#### What is required:
Taking the entries below from the top, restate each line exactly and end with the line containing "composite = s3".

#### Working data:

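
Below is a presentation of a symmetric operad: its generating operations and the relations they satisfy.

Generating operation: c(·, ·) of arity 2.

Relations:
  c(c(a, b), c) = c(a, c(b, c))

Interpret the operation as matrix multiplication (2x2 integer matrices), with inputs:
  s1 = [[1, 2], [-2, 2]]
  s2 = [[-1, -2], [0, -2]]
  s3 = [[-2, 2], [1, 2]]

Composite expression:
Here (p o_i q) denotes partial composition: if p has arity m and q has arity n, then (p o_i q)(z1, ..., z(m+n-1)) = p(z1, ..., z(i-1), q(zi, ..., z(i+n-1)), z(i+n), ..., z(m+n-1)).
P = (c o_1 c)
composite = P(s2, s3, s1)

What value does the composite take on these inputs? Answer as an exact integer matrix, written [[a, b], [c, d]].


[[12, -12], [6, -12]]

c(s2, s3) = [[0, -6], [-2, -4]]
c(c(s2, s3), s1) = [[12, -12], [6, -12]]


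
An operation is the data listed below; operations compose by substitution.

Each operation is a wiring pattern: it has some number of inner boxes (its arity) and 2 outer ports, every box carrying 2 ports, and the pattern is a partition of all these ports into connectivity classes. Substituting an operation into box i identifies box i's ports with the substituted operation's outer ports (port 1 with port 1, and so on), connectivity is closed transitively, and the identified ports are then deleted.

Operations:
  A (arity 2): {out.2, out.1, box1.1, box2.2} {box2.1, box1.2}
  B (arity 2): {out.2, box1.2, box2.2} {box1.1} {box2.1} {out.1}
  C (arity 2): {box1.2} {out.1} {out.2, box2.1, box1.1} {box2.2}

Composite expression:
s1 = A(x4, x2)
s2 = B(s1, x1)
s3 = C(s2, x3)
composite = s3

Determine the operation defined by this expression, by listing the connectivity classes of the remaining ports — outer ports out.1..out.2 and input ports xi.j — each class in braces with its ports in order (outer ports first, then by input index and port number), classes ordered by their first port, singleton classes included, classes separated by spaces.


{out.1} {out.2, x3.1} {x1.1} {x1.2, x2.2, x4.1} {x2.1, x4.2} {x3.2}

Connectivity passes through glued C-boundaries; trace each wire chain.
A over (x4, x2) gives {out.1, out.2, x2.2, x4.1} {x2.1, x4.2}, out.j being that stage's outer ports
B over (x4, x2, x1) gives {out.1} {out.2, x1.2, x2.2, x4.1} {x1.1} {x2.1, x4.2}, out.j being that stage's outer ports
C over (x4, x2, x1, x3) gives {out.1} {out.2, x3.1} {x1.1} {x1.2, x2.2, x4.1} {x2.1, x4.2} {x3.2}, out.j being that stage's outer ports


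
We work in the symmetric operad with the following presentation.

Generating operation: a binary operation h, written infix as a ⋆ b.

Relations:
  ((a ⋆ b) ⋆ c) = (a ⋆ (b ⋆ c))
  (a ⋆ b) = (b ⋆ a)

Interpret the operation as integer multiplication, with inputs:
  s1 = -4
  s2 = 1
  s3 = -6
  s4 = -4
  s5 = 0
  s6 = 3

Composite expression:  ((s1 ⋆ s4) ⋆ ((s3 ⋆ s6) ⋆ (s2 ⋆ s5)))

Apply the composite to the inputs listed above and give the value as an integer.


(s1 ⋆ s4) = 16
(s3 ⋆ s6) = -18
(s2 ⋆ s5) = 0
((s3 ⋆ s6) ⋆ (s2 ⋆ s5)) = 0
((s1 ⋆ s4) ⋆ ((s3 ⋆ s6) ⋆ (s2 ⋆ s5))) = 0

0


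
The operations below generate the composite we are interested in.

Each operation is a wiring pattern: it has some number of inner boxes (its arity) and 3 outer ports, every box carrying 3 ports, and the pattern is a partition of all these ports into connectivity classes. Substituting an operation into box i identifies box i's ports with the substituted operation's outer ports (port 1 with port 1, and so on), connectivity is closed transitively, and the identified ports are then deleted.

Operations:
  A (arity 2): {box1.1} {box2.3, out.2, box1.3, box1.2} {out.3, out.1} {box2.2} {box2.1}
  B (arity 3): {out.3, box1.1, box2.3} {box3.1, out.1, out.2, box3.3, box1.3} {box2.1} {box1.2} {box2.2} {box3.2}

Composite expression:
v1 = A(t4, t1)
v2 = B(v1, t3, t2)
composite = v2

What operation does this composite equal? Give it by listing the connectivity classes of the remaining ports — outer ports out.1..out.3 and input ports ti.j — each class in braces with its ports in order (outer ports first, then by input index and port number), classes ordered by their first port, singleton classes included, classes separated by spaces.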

#### Solution:
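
Below is a presentation of a symmetric operad: its generating operations and the relations they satisfy.

Generating operation: c(·, ·) of arity 2.

Relations:
  c(c(a, b), c) = c(a, c(b, c))

Interpret the operation as matrix multiplication (2x2 integer matrices), with inputs:
  s1 = [[1, 2], [-2, 2]]
  s2 = [[-1, -2], [0, -2]]
  s3 = [[-2, 2], [1, 2]]

Composite expression:
Here (p o_i q) denotes partial composition: if p has arity m and q has arity n, then (p o_i q)(z1, ..., z(m+n-1)) = p(z1, ..., z(i-1), q(zi, ..., z(i+n-1)), z(i+n), ..., z(m+n-1)).
P = (c o_1 c)
composite = P(s2, s3, s1)

What value does the composite take on these inputs? Answer as an exact integer matrix, written [[a, b], [c, d]].


[[12, -12], [6, -12]]

c(s2, s3) = [[0, -6], [-2, -4]]
c(c(s2, s3), s1) = [[12, -12], [6, -12]]


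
An operation is the data listed below; operations compose by substitution.

Each operation is a wiring pattern: it has some number of inner boxes (its arity) and 2 outer ports, every box carrying 2 ports, and the pattern is a partition of all these ports into connectivity classes. Substituting an operation into box i identifies box i's ports with the substituted operation's outer ports (port 1 with port 1, and so on), connectivity is closed transitively, and the identified ports are then deleted.

Operations:
  A (arity 2): {out.2, out.1, box1.1, box2.2} {box2.1, box1.2}
  B (arity 2): {out.2, box1.2, box2.2} {box1.1} {box2.1} {out.1}
  C (arity 2): {box1.2} {out.1} {out.2, box2.1, box1.1} {box2.2}

Composite expression:
s1 = A(x4, x2)
s2 = B(s1, x1)
s3 = C(s2, x3)
composite = s3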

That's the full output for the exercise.